[PROBLEM TO SOLVE] For the data that follows, report how many lines include the string "with", and write the number alone.

[TASK INPUTS]

-- Opening Marker --

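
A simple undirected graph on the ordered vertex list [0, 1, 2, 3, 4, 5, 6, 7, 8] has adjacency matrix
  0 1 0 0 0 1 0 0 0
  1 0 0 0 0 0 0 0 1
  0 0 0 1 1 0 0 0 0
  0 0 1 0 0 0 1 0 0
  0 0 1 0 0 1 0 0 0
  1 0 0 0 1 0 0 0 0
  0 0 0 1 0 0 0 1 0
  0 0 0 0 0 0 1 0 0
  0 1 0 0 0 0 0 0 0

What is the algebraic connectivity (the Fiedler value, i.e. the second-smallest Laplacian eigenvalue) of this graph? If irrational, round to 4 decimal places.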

-- Closing Marker --
-- Opening Marker --

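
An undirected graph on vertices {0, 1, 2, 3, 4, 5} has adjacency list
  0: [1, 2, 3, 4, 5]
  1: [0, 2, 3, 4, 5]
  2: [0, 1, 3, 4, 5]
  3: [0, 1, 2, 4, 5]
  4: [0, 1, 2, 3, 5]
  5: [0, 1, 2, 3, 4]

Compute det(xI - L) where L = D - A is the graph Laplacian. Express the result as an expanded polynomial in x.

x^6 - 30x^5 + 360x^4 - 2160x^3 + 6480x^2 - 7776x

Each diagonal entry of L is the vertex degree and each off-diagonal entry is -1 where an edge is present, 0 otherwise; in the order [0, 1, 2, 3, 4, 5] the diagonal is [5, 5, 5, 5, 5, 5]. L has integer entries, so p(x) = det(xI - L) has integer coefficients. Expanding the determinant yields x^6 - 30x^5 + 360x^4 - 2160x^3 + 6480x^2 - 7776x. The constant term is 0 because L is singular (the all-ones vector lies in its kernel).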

-- Closing Marker --
-- Opening Marker --

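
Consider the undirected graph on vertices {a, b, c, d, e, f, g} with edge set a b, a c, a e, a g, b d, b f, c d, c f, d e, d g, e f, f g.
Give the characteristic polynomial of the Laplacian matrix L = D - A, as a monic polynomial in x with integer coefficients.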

-- Closing Marker --

[RESPONSE BELOW] 2